• [WORK TO BE COMPLETED]
For each line below, write it out exactly as it appears.

▽

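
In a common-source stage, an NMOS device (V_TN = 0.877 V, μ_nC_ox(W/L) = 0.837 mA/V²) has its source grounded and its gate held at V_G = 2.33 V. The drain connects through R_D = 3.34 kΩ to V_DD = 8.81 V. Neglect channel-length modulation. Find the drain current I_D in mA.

V_GS = V_G = 2.33 V, so V_ov = 2.33 − 0.877 = 1.45 V.
Assume saturation: I_D = ½ k_n V_ov² = 0.5 × 0.837 × 1.45² = 0.884 mA, giving V_DS = V_DD − I_D R_D = 8.81 − 0.884 × 3.34 = 5.86 V.
V_DS = 5.86 V ≥ V_ov = 1.45 V, confirming saturation.

I_D = 0.884 mA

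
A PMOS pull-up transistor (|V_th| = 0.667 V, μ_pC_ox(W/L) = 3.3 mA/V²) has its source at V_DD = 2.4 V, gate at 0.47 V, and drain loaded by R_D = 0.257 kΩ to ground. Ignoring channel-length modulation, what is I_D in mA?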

△

• [TASK OUTPUT]
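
In a common-source stage, an NMOS device (V_TN = 0.877 V, μ_nC_ox(W/L) = 0.837 mA/V²) has its source grounded and its gate held at V_G = 2.33 V. The drain connects through R_D = 3.34 kΩ to V_DD = 8.81 V. Neglect channel-length modulation. Find the drain current I_D in mA.

V_GS = V_G = 2.33 V, so V_ov = 2.33 − 0.877 = 1.45 V.
Assume saturation: I_D = ½ k_n V_ov² = 0.5 × 0.837 × 1.45² = 0.884 mA, giving V_DS = V_DD − I_D R_D = 8.81 − 0.884 × 3.34 = 5.86 V.
V_DS = 5.86 V ≥ V_ov = 1.45 V, confirming saturation.

I_D = 0.884 mA

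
A PMOS pull-up transistor (|V_th| = 0.667 V, μ_pC_ox(W/L) = 3.3 mA/V²) has its source at V_DD = 2.4 V, gate at 0.47 V, and drain loaded by R_D = 0.257 kΩ to ground. Ignoring channel-length modulation, what is I_D in mA?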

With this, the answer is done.